> _Task_
A line below contains "at 6.2 Mbps", and a later one contains "feature film | 176 minutes | 22.1 Mbps". Repeat both, with every line between them, exactly.

> _Dataset items_
============

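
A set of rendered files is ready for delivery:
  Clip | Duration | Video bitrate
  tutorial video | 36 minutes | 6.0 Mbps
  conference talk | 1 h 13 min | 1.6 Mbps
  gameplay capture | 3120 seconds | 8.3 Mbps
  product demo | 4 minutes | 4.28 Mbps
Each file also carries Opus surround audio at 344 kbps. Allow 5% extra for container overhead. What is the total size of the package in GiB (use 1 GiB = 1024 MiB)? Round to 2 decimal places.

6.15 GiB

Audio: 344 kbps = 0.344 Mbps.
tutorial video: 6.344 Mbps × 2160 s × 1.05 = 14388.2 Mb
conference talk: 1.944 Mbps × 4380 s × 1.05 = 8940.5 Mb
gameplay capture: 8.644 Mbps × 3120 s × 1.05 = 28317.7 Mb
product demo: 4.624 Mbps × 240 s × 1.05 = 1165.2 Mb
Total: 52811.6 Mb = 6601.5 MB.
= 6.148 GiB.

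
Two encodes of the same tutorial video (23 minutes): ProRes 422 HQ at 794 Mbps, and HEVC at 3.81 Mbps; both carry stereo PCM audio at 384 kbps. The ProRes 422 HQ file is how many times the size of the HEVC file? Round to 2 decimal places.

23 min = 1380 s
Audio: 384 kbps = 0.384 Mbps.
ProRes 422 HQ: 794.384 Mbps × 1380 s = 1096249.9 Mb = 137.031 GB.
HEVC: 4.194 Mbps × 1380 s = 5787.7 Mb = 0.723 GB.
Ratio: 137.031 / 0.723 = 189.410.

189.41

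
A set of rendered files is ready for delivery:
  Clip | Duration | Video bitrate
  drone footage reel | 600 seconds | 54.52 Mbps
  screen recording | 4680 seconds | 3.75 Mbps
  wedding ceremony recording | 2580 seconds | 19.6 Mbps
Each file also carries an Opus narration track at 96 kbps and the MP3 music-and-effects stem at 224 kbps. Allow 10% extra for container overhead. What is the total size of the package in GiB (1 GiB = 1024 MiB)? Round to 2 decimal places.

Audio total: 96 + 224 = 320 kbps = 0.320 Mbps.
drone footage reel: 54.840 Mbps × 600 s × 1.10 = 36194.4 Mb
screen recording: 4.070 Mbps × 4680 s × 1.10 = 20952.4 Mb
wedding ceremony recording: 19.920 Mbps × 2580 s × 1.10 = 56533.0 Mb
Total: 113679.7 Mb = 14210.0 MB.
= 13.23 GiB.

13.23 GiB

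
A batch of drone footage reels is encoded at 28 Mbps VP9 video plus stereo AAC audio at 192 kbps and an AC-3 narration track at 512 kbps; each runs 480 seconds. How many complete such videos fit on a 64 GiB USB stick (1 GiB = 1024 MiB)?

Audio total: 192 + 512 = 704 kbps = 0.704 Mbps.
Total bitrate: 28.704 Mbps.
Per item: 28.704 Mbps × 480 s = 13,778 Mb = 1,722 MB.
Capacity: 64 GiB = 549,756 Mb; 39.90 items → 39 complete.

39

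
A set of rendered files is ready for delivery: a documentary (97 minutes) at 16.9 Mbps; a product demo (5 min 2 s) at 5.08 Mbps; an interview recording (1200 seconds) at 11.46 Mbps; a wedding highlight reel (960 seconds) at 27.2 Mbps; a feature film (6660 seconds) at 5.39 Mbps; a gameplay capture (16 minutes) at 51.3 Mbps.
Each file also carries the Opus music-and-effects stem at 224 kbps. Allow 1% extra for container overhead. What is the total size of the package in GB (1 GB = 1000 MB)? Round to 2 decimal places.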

============

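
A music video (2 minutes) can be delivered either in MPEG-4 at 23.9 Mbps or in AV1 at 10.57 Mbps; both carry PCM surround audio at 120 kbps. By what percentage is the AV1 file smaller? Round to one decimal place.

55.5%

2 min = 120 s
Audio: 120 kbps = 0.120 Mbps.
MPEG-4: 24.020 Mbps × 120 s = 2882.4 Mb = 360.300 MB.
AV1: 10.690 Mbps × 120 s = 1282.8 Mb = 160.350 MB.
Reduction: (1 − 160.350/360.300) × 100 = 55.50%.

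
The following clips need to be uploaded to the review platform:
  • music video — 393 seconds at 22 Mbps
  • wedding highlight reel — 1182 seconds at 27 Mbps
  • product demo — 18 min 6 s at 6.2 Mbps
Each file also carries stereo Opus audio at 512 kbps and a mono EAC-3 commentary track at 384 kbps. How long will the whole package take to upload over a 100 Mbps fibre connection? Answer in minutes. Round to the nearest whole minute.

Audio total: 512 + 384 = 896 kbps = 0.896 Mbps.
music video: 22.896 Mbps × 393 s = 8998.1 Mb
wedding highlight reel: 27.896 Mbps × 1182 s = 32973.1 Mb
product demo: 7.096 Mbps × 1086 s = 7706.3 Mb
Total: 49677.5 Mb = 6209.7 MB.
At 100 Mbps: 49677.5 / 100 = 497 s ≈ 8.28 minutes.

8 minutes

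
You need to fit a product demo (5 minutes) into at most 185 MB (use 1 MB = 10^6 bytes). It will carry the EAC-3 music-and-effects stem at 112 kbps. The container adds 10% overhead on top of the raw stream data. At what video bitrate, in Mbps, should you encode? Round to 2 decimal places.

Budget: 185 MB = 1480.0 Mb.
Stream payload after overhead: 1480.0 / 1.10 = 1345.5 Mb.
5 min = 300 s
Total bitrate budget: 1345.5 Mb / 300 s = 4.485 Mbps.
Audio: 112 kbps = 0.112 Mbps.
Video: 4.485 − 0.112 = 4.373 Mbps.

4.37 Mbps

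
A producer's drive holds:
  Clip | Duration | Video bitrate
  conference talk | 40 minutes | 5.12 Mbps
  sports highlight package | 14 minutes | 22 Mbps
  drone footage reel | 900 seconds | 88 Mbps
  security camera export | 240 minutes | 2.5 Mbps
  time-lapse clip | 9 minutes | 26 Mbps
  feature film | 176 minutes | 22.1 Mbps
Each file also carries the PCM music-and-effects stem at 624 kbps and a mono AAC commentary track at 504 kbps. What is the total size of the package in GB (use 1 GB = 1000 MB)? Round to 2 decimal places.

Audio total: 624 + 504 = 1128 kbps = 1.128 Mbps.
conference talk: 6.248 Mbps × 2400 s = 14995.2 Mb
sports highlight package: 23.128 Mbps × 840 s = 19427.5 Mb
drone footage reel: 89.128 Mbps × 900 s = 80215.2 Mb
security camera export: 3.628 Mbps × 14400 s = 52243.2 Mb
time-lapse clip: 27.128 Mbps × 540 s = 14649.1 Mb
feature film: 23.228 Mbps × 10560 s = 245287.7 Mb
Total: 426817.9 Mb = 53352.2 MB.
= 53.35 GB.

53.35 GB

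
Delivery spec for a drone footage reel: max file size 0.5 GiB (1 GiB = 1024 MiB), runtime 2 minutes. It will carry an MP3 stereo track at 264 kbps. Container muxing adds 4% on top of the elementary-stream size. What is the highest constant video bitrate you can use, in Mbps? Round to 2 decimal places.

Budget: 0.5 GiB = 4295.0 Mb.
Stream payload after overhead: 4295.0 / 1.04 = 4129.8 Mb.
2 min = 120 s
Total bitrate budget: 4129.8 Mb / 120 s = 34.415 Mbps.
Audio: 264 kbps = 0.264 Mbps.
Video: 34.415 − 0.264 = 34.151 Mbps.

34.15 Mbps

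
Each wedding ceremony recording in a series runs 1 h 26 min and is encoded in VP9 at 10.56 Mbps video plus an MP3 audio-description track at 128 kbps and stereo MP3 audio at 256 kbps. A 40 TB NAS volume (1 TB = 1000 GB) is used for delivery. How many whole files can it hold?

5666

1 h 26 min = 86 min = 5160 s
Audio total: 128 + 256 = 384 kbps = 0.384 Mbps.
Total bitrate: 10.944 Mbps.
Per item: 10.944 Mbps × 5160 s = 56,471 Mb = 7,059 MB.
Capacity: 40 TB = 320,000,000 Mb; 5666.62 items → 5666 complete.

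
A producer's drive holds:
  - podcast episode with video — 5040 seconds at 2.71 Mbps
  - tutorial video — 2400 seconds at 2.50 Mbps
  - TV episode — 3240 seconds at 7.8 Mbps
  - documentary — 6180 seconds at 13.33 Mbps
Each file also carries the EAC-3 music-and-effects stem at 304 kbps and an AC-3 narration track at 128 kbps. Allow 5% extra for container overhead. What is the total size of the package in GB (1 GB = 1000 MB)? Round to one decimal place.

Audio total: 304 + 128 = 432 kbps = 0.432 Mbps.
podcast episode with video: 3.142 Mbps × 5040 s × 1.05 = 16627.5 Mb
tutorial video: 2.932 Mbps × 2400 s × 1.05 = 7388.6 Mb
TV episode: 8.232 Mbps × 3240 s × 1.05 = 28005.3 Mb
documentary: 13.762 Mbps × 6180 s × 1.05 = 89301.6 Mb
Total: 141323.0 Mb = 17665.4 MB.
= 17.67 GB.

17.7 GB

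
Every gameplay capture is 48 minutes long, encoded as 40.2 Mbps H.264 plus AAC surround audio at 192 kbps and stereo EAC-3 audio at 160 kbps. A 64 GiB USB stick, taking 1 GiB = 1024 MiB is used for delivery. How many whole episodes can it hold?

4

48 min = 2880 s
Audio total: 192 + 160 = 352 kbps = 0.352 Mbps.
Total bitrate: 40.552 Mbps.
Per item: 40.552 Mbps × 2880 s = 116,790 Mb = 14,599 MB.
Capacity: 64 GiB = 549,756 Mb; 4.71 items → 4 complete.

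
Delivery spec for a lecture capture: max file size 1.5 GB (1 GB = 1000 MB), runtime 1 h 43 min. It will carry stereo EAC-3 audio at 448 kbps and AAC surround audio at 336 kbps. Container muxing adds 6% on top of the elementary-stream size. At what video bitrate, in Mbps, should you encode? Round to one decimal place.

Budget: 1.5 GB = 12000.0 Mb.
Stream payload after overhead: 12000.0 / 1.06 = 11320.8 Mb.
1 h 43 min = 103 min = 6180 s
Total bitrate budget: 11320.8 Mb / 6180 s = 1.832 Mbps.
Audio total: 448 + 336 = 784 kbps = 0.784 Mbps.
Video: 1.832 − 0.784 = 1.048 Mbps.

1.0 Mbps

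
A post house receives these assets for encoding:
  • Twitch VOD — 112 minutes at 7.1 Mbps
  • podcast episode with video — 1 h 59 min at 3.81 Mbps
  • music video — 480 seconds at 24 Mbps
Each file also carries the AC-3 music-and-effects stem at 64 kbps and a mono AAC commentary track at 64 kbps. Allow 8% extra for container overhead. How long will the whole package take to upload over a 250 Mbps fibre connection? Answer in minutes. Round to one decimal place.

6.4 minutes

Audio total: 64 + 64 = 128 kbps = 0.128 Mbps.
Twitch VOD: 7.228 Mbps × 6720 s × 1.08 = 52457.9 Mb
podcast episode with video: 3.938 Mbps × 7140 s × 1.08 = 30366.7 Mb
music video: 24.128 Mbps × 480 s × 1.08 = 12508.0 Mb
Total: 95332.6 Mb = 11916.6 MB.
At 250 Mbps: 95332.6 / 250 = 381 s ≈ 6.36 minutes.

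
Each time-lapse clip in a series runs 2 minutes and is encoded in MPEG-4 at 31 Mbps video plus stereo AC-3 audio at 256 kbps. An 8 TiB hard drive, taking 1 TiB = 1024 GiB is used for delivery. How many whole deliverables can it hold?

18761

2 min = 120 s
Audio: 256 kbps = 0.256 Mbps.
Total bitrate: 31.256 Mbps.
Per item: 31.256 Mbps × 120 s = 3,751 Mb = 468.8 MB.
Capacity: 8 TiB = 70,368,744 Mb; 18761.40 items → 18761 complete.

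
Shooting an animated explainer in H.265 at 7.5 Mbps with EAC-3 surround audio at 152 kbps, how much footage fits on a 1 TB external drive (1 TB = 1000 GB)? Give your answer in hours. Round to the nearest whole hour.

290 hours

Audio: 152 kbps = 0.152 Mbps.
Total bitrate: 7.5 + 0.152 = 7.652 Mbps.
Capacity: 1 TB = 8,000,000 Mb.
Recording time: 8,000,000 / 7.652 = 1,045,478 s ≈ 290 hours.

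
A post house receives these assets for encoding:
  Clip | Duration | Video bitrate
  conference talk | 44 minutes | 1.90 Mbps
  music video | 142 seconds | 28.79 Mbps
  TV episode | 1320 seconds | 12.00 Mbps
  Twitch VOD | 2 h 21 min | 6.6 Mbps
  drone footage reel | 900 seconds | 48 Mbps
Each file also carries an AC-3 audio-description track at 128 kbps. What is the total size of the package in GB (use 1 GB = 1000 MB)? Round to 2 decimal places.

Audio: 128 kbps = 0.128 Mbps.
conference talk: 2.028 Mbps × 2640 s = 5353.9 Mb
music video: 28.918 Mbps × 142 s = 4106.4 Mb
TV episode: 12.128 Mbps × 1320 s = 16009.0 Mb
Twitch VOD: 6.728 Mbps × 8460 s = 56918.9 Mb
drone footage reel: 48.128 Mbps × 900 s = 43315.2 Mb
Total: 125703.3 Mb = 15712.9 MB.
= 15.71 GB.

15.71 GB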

============

> _Your solution_
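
  • product demo — 18 min 6 s at 6.2 Mbps
Each file also carries stereo Opus audio at 512 kbps and a mono EAC-3 commentary track at 384 kbps. How long will the whole package take to upload over a 100 Mbps fibre connection? Answer in minutes. Round to the nearest whole minute.

Audio total: 512 + 384 = 896 kbps = 0.896 Mbps.
music video: 22.896 Mbps × 393 s = 8998.1 Mb
wedding highlight reel: 27.896 Mbps × 1182 s = 32973.1 Mb
product demo: 7.096 Mbps × 1086 s = 7706.3 Mb
Total: 49677.5 Mb = 6209.7 MB.
At 100 Mbps: 49677.5 / 100 = 497 s ≈ 8.28 minutes.

8 minutes

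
You need to fit a product demo (5 minutes) into at most 185 MB (use 1 MB = 10^6 bytes). It will carry the EAC-3 music-and-effects stem at 112 kbps. The container adds 10% overhead on top of the raw stream data. At what video bitrate, in Mbps, should you encode? Round to 2 decimal places.

Budget: 185 MB = 1480.0 Mb.
Stream payload after overhead: 1480.0 / 1.10 = 1345.5 Mb.
5 min = 300 s
Total bitrate budget: 1345.5 Mb / 300 s = 4.485 Mbps.
Audio: 112 kbps = 0.112 Mbps.
Video: 4.485 − 0.112 = 4.373 Mbps.

4.37 Mbps

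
A producer's drive holds:
  Clip | Duration | Video bitrate
  conference talk | 40 minutes | 5.12 Mbps
  sports highlight package | 14 minutes | 22 Mbps
  drone footage reel | 900 seconds | 88 Mbps
  security camera export | 240 minutes | 2.5 Mbps
  time-lapse clip | 9 minutes | 26 Mbps
  feature film | 176 minutes | 22.1 Mbps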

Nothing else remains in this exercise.